● Assignment:
Every line in the records below with the string "todo" is to be copied out.

══════════════════════════════

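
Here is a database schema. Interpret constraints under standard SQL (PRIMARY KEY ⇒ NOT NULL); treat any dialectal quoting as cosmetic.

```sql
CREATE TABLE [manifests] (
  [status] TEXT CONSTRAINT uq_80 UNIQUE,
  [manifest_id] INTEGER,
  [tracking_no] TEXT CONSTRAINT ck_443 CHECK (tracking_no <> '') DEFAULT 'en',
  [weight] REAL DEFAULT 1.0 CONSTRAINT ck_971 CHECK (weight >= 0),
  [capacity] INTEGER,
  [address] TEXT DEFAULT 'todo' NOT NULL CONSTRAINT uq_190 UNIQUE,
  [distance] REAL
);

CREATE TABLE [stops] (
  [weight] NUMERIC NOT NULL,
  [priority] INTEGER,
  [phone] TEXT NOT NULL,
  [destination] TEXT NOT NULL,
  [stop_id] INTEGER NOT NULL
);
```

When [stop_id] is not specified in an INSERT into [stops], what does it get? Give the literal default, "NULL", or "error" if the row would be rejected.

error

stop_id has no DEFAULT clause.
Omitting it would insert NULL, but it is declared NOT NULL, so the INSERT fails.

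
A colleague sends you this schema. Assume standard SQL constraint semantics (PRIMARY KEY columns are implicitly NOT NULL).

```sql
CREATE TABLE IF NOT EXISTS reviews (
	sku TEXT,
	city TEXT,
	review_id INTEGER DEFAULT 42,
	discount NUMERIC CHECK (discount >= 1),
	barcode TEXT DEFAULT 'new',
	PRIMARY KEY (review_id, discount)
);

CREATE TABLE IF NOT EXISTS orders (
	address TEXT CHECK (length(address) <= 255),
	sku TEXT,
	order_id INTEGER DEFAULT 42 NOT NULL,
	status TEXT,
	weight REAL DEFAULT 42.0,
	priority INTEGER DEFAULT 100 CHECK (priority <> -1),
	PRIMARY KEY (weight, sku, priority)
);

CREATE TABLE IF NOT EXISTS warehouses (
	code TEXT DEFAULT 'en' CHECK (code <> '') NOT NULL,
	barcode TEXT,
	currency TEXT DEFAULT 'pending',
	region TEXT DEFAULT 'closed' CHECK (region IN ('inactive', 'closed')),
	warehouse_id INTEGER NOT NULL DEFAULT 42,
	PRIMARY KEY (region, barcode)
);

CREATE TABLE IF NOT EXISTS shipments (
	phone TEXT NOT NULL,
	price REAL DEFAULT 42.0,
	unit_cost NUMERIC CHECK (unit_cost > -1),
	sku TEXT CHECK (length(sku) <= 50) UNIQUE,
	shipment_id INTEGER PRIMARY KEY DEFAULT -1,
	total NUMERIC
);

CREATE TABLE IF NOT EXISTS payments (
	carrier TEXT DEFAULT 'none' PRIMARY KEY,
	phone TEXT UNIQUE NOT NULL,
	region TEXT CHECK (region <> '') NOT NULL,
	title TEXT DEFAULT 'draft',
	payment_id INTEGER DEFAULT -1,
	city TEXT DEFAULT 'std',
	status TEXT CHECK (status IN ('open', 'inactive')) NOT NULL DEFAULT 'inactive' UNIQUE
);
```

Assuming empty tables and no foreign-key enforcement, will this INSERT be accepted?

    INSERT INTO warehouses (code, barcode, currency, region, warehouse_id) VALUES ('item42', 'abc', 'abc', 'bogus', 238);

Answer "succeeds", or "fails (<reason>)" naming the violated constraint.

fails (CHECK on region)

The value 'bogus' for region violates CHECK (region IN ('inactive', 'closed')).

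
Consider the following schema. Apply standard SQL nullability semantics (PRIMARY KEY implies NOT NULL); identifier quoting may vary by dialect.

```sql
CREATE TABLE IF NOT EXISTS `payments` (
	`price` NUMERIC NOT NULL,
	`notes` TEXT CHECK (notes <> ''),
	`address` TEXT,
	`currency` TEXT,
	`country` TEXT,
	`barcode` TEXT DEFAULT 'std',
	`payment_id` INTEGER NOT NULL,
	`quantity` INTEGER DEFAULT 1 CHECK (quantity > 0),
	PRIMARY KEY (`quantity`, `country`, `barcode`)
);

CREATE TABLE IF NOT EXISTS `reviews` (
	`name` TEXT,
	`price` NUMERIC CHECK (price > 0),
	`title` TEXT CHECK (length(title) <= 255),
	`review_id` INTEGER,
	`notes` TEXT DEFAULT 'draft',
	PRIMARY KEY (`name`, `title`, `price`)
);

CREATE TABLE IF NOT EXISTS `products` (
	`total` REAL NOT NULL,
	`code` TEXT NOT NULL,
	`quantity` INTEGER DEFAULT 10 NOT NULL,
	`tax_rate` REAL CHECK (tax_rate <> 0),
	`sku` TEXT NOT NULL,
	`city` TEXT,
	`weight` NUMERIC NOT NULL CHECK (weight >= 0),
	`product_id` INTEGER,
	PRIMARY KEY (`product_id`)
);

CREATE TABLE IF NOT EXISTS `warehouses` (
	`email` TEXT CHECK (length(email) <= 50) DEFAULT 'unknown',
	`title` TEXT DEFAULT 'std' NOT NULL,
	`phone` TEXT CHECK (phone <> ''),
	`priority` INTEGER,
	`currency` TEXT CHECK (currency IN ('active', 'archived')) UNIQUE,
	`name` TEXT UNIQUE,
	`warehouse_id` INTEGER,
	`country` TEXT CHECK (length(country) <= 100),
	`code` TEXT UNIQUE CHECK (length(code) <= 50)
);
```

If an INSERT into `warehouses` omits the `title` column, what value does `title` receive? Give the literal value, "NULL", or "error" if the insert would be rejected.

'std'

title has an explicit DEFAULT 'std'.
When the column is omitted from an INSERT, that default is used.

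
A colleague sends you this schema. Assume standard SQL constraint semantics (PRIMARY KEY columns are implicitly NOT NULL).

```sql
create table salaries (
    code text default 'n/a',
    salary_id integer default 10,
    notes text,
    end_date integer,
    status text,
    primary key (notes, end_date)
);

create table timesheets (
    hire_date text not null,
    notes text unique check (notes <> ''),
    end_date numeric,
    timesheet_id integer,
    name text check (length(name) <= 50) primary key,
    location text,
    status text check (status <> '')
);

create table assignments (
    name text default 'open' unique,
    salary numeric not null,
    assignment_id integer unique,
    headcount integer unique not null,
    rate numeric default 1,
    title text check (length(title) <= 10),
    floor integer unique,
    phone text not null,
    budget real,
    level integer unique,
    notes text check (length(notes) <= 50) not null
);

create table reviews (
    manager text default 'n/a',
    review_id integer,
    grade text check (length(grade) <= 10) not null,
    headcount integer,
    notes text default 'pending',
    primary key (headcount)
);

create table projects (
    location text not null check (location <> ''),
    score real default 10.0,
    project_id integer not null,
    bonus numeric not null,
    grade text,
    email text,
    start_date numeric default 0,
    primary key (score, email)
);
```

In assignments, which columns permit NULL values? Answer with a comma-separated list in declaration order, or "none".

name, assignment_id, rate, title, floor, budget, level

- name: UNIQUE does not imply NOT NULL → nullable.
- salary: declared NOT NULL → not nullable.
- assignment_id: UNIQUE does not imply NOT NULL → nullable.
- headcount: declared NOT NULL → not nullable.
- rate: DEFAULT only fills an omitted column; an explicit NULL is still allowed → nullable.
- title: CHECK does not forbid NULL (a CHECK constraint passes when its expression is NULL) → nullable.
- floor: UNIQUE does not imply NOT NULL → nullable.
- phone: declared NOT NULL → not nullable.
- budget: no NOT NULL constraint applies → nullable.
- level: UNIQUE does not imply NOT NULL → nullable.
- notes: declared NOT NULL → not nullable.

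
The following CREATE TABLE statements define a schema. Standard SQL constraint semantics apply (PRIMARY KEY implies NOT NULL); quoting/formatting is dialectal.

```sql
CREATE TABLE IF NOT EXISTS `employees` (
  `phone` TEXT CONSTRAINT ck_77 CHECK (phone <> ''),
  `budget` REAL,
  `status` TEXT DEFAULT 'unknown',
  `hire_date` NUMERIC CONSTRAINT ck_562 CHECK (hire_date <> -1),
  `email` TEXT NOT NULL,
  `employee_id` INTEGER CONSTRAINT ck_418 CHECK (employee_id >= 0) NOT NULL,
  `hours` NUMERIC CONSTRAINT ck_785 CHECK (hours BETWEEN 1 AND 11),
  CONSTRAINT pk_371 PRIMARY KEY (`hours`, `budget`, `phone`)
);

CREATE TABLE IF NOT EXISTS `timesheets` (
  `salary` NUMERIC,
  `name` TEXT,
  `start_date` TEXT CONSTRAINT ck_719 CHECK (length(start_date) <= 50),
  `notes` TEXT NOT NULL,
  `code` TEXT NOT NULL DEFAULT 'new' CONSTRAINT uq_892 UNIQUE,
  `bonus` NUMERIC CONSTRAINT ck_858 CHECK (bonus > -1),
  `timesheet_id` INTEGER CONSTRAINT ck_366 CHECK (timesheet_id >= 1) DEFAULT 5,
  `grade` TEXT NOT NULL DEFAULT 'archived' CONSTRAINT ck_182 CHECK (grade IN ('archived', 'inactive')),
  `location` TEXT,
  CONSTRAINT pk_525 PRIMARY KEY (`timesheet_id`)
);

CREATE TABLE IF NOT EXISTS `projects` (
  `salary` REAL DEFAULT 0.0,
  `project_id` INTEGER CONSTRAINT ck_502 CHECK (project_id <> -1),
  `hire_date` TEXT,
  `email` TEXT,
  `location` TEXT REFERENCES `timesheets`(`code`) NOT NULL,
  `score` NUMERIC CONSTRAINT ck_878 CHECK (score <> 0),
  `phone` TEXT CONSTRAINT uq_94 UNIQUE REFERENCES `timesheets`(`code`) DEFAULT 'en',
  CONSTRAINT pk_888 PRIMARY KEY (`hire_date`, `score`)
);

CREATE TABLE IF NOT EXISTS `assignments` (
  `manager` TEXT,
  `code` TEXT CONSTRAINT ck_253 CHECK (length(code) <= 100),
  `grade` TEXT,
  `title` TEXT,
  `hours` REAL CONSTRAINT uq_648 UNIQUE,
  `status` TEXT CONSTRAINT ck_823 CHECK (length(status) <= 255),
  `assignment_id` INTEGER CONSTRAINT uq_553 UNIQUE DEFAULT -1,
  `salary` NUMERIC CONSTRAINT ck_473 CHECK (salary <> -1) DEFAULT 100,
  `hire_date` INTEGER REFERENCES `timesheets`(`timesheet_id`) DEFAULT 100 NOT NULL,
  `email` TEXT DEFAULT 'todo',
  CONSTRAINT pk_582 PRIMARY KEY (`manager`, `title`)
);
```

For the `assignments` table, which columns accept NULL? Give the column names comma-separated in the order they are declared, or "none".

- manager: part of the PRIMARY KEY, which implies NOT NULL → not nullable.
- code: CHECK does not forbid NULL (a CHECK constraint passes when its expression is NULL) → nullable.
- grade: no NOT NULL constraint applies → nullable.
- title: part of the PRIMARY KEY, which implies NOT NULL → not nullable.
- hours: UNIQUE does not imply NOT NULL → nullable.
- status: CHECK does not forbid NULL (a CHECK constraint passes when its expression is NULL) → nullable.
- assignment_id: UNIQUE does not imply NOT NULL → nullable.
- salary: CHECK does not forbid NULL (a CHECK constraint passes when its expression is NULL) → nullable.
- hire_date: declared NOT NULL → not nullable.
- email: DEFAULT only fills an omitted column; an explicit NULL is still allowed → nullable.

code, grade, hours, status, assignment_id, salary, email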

══════════════════════════════

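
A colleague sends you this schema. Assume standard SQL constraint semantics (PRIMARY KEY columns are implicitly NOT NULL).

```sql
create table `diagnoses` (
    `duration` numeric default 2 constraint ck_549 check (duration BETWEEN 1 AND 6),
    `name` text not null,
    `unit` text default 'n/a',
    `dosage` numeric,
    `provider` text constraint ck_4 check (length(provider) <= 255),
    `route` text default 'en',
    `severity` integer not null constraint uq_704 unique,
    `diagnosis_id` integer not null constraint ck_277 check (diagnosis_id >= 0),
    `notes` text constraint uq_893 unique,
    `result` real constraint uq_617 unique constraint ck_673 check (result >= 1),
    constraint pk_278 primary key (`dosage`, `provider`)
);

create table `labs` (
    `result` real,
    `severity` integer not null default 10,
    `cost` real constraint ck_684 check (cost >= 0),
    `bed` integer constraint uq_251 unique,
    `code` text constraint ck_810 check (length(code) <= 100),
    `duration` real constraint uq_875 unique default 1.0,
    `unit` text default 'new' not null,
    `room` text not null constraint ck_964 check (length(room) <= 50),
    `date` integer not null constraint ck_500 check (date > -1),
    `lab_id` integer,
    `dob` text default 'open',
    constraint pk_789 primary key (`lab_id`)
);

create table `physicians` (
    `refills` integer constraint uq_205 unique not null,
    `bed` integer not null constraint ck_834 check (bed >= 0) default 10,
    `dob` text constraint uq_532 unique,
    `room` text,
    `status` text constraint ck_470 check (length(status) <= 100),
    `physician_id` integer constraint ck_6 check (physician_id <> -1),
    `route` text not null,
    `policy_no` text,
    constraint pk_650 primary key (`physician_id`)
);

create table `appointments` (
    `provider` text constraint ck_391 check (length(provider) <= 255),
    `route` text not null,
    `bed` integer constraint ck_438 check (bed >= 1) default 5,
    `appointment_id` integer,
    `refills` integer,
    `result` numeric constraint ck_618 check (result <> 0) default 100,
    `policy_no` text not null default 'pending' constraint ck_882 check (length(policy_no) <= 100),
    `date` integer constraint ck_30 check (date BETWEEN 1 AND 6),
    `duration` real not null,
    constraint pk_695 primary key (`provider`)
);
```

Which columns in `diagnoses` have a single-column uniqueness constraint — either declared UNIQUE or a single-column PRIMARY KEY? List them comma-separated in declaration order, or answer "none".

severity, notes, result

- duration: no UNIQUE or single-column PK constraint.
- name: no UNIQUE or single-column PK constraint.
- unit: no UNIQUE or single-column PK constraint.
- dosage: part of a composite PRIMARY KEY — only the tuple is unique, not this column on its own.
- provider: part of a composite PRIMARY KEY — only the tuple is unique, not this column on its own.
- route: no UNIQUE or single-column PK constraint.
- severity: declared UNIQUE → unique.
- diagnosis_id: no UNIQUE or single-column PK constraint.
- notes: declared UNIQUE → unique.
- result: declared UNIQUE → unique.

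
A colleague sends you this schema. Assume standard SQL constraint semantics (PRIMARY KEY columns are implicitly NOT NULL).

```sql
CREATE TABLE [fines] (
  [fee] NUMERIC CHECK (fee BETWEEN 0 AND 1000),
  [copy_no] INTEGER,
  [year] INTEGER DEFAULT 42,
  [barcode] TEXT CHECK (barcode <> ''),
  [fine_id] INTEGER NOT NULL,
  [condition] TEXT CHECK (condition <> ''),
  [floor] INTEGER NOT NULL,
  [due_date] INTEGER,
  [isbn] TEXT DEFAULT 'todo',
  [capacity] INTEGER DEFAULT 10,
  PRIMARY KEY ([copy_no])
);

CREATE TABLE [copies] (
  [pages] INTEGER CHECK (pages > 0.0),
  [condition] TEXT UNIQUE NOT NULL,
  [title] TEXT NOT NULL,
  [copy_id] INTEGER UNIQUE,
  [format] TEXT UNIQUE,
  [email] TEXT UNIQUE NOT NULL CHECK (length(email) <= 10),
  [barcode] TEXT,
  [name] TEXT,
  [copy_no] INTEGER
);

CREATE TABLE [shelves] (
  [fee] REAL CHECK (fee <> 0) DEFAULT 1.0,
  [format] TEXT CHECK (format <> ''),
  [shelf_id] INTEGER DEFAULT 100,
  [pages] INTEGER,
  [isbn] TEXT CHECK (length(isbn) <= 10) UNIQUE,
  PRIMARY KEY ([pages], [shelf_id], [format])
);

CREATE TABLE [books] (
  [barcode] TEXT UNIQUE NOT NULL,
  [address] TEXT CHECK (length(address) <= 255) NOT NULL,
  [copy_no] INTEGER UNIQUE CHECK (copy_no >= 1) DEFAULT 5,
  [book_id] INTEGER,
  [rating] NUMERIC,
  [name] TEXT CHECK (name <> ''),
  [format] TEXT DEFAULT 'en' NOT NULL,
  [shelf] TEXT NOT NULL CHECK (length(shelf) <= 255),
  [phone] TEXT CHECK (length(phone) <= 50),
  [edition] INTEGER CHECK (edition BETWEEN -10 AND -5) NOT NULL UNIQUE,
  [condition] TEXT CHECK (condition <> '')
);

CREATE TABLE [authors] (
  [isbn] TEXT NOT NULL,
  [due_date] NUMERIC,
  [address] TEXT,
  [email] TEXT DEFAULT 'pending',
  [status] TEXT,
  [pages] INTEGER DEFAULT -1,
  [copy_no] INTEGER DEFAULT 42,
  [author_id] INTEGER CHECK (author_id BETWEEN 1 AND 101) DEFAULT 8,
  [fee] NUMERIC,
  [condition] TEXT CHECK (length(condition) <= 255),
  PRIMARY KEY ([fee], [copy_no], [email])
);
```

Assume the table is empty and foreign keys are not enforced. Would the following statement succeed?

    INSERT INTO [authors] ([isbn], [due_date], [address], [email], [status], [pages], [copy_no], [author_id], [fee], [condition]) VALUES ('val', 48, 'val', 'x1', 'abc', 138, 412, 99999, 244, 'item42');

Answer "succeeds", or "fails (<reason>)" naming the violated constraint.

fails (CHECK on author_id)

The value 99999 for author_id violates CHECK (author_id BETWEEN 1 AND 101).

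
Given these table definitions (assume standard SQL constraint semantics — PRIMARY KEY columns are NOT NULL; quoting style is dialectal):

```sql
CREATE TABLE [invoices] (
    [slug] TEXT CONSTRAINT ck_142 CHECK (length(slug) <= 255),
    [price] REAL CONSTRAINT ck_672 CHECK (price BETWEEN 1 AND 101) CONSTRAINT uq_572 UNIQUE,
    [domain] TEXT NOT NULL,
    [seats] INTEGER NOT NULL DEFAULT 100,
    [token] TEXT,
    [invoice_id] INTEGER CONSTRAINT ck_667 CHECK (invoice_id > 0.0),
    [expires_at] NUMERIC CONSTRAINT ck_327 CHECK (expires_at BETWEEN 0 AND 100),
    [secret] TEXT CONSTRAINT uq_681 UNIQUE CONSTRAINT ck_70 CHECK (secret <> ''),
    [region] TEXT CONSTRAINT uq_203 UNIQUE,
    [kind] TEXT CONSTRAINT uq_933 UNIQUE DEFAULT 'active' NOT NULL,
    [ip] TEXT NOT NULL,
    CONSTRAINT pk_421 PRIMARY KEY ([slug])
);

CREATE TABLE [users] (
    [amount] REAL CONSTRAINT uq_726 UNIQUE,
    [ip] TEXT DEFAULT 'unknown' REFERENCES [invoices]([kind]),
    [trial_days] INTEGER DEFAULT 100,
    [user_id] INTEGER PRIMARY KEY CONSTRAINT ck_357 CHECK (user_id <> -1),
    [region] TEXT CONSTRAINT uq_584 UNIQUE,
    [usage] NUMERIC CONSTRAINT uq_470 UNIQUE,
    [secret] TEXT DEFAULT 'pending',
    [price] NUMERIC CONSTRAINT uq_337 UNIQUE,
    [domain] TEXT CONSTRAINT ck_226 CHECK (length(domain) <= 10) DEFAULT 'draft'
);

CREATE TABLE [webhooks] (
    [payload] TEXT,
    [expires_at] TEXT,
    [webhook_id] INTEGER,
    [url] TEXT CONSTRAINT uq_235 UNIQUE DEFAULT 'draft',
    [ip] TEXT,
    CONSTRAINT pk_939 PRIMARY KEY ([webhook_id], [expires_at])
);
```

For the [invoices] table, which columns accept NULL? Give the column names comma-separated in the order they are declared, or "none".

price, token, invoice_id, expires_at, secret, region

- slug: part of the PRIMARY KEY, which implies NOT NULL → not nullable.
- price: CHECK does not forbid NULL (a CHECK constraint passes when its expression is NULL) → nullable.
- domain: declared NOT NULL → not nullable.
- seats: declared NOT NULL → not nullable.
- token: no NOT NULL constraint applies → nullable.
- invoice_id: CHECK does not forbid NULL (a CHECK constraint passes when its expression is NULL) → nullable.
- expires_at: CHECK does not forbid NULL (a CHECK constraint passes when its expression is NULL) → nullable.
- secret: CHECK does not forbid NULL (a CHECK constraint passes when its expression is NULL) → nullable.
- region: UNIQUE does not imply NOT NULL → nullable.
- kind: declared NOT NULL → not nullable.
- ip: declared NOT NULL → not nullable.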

══════════════════════════════

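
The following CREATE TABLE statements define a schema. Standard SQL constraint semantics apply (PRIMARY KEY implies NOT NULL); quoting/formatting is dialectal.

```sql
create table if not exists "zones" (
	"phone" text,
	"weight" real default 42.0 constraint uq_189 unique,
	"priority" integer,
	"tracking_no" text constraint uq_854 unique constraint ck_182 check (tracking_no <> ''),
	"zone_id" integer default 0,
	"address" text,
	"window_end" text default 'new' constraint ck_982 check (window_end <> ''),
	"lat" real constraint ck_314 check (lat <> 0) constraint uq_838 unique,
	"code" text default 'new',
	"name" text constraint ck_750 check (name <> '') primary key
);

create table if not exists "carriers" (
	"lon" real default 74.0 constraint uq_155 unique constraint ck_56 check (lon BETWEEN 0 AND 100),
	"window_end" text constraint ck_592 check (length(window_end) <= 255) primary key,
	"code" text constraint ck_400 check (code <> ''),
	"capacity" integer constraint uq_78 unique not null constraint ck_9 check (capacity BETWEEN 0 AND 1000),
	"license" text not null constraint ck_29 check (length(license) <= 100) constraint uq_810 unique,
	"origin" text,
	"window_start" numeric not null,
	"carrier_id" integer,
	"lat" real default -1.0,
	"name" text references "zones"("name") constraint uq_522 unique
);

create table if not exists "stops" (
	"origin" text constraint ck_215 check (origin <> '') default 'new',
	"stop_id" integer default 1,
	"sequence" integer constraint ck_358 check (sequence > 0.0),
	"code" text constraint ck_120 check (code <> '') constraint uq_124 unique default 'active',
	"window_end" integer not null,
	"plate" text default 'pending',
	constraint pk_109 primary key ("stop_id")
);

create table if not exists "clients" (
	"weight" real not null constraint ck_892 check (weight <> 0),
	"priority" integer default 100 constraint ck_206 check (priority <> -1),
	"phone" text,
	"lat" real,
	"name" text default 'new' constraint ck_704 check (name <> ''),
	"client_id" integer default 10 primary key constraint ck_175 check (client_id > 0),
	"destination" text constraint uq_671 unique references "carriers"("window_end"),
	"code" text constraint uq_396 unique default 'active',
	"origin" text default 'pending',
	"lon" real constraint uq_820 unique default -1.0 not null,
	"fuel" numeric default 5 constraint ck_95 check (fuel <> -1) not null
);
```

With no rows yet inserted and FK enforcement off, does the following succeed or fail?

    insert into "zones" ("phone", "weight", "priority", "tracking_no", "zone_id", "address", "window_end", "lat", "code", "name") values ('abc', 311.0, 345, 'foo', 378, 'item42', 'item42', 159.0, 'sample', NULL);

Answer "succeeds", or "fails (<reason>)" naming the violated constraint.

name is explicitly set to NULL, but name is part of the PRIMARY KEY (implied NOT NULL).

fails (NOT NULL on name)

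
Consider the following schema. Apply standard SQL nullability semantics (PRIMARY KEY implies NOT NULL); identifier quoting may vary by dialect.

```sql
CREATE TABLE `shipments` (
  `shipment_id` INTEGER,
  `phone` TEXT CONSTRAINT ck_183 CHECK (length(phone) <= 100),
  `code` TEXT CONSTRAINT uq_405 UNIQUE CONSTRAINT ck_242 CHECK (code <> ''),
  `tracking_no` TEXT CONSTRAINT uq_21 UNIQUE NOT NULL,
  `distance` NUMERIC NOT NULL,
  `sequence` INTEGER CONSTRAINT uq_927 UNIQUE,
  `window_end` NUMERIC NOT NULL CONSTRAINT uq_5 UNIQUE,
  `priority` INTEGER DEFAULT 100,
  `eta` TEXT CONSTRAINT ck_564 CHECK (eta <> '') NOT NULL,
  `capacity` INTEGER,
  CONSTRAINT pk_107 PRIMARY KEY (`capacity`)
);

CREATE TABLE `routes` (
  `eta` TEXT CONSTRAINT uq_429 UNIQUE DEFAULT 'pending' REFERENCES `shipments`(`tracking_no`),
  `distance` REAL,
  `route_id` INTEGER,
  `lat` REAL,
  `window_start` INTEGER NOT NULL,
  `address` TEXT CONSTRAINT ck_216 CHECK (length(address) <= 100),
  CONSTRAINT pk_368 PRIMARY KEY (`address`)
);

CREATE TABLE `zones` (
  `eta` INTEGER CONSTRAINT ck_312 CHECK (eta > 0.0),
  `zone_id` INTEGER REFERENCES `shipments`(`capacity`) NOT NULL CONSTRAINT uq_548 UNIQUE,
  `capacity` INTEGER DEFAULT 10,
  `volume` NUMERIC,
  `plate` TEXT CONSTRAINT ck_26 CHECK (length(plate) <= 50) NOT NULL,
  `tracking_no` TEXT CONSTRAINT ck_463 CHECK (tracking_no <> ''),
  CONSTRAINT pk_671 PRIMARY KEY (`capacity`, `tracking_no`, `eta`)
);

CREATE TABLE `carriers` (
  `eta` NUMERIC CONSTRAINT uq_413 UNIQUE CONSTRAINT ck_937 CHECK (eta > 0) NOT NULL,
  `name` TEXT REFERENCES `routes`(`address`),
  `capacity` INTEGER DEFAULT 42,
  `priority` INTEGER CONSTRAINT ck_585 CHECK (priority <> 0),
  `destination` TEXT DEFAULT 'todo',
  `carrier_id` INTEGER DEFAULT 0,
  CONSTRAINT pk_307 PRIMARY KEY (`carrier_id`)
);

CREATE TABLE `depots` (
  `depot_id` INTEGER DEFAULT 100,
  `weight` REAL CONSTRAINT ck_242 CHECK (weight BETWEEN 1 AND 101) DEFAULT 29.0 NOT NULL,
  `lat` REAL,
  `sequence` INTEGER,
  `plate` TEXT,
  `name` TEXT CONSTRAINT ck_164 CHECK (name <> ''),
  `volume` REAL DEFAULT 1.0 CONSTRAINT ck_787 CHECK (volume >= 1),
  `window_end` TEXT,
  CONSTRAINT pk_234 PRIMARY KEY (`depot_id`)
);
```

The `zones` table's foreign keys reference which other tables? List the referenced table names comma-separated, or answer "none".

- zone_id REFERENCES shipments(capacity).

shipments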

══════════════════════════════

● The answer:
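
  [address] TEXT DEFAULT 'todo' NOT NULL CONSTRAINT uq_190 UNIQUE,
  `email` TEXT DEFAULT 'todo',
  [isbn] TEXT DEFAULT 'todo',
  `destination` TEXT DEFAULT 'todo',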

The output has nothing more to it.